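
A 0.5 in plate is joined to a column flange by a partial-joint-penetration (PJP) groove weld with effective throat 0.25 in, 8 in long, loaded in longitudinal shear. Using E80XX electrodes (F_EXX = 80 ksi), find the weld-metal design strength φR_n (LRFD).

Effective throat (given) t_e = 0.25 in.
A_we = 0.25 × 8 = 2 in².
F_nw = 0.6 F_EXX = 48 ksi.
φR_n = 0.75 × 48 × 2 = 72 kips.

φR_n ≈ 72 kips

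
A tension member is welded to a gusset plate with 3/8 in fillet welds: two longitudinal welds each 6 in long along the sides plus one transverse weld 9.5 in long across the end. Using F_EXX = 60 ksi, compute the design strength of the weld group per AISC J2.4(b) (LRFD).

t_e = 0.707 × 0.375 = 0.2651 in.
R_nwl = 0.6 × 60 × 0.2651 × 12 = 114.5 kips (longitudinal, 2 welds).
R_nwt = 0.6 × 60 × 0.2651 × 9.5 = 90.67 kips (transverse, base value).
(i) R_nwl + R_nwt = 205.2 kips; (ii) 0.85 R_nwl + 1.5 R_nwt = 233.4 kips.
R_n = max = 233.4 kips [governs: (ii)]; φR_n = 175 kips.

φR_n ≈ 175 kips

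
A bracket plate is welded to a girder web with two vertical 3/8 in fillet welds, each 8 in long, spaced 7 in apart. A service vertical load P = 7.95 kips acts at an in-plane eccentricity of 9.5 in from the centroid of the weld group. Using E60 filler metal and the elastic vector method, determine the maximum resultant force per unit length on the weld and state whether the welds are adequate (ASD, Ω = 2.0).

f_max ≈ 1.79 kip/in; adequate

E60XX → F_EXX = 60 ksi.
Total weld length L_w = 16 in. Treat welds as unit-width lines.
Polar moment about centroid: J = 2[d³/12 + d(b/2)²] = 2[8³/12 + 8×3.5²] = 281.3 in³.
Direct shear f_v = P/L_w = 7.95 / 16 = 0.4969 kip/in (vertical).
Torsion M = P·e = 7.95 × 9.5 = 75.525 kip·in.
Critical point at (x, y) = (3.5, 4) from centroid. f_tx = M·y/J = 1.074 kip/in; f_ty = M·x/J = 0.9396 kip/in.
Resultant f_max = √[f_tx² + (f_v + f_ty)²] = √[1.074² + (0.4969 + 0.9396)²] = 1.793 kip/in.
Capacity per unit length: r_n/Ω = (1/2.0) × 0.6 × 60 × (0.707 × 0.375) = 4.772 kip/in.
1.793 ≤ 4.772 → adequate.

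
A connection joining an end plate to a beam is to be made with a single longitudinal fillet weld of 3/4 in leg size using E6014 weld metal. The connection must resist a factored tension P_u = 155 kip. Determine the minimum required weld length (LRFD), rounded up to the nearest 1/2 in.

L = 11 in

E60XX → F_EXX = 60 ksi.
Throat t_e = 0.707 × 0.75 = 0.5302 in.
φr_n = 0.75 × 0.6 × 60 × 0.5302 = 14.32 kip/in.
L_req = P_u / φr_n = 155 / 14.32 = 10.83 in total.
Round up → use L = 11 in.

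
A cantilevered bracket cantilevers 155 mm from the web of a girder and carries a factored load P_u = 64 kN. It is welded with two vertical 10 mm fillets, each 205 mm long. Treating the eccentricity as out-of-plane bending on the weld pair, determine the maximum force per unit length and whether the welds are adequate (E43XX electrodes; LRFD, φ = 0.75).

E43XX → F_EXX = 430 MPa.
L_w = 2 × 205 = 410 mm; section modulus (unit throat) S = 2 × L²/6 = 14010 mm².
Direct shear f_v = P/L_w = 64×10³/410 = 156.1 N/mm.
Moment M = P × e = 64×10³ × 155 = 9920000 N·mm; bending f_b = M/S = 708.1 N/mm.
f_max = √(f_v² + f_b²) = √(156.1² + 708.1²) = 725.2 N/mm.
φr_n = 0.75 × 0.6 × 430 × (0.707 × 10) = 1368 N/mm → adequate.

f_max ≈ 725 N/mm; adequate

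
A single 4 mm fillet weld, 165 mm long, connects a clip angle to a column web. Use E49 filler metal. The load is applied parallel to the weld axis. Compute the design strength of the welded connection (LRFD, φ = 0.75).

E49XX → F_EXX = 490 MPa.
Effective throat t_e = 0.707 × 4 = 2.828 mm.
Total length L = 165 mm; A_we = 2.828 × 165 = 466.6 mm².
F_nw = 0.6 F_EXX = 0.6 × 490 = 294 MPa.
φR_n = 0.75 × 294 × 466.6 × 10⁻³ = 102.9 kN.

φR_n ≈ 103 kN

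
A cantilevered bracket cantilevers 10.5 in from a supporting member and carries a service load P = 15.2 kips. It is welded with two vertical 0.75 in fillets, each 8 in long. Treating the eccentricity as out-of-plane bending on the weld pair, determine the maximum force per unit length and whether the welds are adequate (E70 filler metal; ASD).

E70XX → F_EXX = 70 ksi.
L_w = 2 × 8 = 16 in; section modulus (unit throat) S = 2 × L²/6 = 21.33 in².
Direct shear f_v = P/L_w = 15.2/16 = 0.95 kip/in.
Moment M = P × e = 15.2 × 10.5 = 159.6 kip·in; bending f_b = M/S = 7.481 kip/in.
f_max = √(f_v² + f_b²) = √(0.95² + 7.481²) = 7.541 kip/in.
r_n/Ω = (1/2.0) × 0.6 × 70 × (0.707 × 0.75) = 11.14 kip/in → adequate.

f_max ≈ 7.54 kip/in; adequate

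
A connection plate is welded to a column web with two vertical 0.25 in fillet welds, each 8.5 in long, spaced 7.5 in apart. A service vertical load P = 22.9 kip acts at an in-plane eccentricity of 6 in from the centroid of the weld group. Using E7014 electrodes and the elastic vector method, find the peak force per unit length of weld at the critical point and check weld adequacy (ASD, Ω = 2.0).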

• Work order: Could you produce an exact copy of the whole listing?

• Response area:
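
A 0.5 in plate is joined to a column flange by a partial-joint-penetration (PJP) groove weld with effective throat 0.25 in, 8 in long, loaded in longitudinal shear. Using E80XX electrodes (F_EXX = 80 ksi), find the weld-metal design strength φR_n (LRFD).

Effective throat (given) t_e = 0.25 in.
A_we = 0.25 × 8 = 2 in².
F_nw = 0.6 F_EXX = 48 ksi.
φR_n = 0.75 × 48 × 2 = 72 kips.

φR_n ≈ 72 kips

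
A tension member is welded to a gusset plate with 3/8 in fillet welds: two longitudinal welds each 6 in long along the sides plus one transverse weld 9.5 in long across the end. Using F_EXX = 60 ksi, compute the design strength of the weld group per AISC J2.4(b) (LRFD).

t_e = 0.707 × 0.375 = 0.2651 in.
R_nwl = 0.6 × 60 × 0.2651 × 12 = 114.5 kips (longitudinal, 2 welds).
R_nwt = 0.6 × 60 × 0.2651 × 9.5 = 90.67 kips (transverse, base value).
(i) R_nwl + R_nwt = 205.2 kips; (ii) 0.85 R_nwl + 1.5 R_nwt = 233.4 kips.
R_n = max = 233.4 kips [governs: (ii)]; φR_n = 175 kips.

φR_n ≈ 175 kips

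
A bracket plate is welded to a girder web with two vertical 3/8 in fillet welds, each 8 in long, spaced 7 in apart. A service vertical load P = 7.95 kips acts at an in-plane eccentricity of 9.5 in from the centroid of the weld group. Using E60 filler metal and the elastic vector method, determine the maximum resultant force per unit length on the weld and state whether the welds are adequate (ASD, Ω = 2.0).

f_max ≈ 1.79 kip/in; adequate

E60XX → F_EXX = 60 ksi.
Total weld length L_w = 16 in. Treat welds as unit-width lines.
Polar moment about centroid: J = 2[d³/12 + d(b/2)²] = 2[8³/12 + 8×3.5²] = 281.3 in³.
Direct shear f_v = P/L_w = 7.95 / 16 = 0.4969 kip/in (vertical).
Torsion M = P·e = 7.95 × 9.5 = 75.525 kip·in.
Critical point at (x, y) = (3.5, 4) from centroid. f_tx = M·y/J = 1.074 kip/in; f_ty = M·x/J = 0.9396 kip/in.
Resultant f_max = √[f_tx² + (f_v + f_ty)²] = √[1.074² + (0.4969 + 0.9396)²] = 1.793 kip/in.
Capacity per unit length: r_n/Ω = (1/2.0) × 0.6 × 60 × (0.707 × 0.375) = 4.772 kip/in.
1.793 ≤ 4.772 → adequate.

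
A connection joining an end plate to a beam is to be made with a single longitudinal fillet weld of 3/4 in leg size using E6014 weld metal. The connection must resist a factored tension P_u = 155 kip. Determine the minimum required weld length (LRFD), rounded up to the nearest 1/2 in.

L = 11 in

E60XX → F_EXX = 60 ksi.
Throat t_e = 0.707 × 0.75 = 0.5302 in.
φr_n = 0.75 × 0.6 × 60 × 0.5302 = 14.32 kip/in.
L_req = P_u / φr_n = 155 / 14.32 = 10.83 in total.
Round up → use L = 11 in.

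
A cantilevered bracket cantilevers 155 mm from the web of a girder and carries a factored load P_u = 64 kN. It is welded with two vertical 10 mm fillets, each 205 mm long. Treating the eccentricity as out-of-plane bending on the weld pair, determine the maximum force per unit length and whether the welds are adequate (E43XX electrodes; LRFD, φ = 0.75).

E43XX → F_EXX = 430 MPa.
L_w = 2 × 205 = 410 mm; section modulus (unit throat) S = 2 × L²/6 = 14010 mm².
Direct shear f_v = P/L_w = 64×10³/410 = 156.1 N/mm.
Moment M = P × e = 64×10³ × 155 = 9920000 N·mm; bending f_b = M/S = 708.1 N/mm.
f_max = √(f_v² + f_b²) = √(156.1² + 708.1²) = 725.2 N/mm.
φr_n = 0.75 × 0.6 × 430 × (0.707 × 10) = 1368 N/mm → adequate.

f_max ≈ 725 N/mm; adequate

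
A single 4 mm fillet weld, 165 mm long, connects a clip angle to a column web. Use E49 filler metal. The load is applied parallel to the weld axis. Compute the design strength of the welded connection (LRFD, φ = 0.75).

E49XX → F_EXX = 490 MPa.
Effective throat t_e = 0.707 × 4 = 2.828 mm.
Total length L = 165 mm; A_we = 2.828 × 165 = 466.6 mm².
F_nw = 0.6 F_EXX = 0.6 × 490 = 294 MPa.
φR_n = 0.75 × 294 × 466.6 × 10⁻³ = 102.9 kN.

φR_n ≈ 103 kN

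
A cantilevered bracket cantilevers 10.5 in from a supporting member and carries a service load P = 15.2 kips. It is welded with two vertical 0.75 in fillets, each 8 in long. Treating the eccentricity as out-of-plane bending on the weld pair, determine the maximum force per unit length and whether the welds are adequate (E70 filler metal; ASD).

E70XX → F_EXX = 70 ksi.
L_w = 2 × 8 = 16 in; section modulus (unit throat) S = 2 × L²/6 = 21.33 in².
Direct shear f_v = P/L_w = 15.2/16 = 0.95 kip/in.
Moment M = P × e = 15.2 × 10.5 = 159.6 kip·in; bending f_b = M/S = 7.481 kip/in.
f_max = √(f_v² + f_b²) = √(0.95² + 7.481²) = 7.541 kip/in.
r_n/Ω = (1/2.0) × 0.6 × 70 × (0.707 × 0.75) = 11.14 kip/in → adequate.

f_max ≈ 7.54 kip/in; adequate

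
A connection plate is welded to a column web with two vertical 0.25 in fillet welds, each 8.5 in long, spaced 7.5 in apart. A service vertical load P = 22.9 kip acts at an in-plane eccentricity of 6 in from the centroid of the weld group. Using E7014 electrodes and the elastic vector method, find the peak force per unit length of weld at the critical point and check weld adequacy (ASD, Ω = 2.0).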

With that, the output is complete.